*Work instructions:* In the entries below, spot each line with the word "midpoint" and copy it.

Record set Start Marker

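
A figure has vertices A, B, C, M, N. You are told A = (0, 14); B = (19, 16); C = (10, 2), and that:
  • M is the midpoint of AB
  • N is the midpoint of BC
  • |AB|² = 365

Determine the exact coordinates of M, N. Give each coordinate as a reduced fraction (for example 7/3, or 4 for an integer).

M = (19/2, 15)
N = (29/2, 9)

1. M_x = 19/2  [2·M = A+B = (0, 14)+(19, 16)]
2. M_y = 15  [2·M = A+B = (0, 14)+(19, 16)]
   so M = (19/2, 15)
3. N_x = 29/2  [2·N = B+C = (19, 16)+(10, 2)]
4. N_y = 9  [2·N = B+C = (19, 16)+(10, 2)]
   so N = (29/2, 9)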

Record set End Marker

*Task solution:*
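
  • M is the midpoint of AB
  • N is the midpoint of BC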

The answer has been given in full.